EXERCISE AIM
Using the material below, print the line that contains "Apply Gram-Schmidt to", the line that contains "v_1 = (3, -1, 0, 3)", and every line in between, exactly and nothing else.

- - -

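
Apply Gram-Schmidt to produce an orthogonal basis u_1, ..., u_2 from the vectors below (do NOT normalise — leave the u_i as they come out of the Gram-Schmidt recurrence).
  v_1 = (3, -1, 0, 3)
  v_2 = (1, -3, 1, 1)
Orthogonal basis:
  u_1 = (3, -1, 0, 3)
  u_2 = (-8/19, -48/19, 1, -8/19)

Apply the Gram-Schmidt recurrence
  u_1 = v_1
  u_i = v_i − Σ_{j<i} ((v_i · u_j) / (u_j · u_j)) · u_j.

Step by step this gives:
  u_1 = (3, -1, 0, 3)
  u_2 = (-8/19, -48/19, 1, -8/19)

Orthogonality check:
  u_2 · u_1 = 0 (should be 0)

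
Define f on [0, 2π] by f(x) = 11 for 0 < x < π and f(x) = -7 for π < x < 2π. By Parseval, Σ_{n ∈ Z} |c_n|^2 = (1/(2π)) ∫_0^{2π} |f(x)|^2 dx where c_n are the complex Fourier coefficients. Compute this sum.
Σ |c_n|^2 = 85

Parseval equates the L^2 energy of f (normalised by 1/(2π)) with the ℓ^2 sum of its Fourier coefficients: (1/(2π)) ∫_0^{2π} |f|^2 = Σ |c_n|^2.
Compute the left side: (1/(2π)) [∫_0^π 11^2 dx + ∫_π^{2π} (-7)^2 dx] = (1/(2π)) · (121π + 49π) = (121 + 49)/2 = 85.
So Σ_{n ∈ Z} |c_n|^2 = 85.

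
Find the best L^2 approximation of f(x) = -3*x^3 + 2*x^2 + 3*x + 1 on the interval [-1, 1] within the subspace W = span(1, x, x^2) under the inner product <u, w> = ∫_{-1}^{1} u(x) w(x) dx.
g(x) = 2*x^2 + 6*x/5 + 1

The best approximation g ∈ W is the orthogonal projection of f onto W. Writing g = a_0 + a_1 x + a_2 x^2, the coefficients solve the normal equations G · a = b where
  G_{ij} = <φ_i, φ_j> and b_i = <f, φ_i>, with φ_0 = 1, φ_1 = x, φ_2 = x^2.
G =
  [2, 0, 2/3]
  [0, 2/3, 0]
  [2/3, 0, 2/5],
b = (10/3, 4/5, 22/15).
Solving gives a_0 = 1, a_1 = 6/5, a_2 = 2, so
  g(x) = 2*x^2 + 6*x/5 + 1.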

- - -

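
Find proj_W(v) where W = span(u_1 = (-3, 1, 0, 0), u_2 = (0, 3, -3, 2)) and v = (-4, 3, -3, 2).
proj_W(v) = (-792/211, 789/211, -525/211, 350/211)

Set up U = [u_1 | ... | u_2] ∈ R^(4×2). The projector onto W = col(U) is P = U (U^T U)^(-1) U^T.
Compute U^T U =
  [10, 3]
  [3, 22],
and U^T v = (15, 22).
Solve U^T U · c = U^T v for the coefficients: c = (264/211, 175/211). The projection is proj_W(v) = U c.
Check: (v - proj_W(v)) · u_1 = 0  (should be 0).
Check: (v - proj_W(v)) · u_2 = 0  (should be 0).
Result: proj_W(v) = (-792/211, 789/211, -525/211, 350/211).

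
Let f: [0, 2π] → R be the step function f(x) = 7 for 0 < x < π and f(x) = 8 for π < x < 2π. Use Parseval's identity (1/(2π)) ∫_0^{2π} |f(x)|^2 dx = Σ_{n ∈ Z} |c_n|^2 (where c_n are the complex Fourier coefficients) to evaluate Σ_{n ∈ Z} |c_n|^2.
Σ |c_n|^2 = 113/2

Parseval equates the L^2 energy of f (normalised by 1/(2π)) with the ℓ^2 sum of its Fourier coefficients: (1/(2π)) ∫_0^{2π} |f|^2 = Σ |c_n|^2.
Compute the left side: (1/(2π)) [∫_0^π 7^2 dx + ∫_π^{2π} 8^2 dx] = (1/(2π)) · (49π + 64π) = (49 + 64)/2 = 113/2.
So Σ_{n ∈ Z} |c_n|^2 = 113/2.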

- - -

RESULT OF THIS EXERCISE
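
Apply Gram-Schmidt to produce an orthogonal basis u_1, ..., u_2 from the vectors below (do NOT normalise — leave the u_i as they come out of the Gram-Schmidt recurrence).
  v_1 = (3, -1, 0, 3)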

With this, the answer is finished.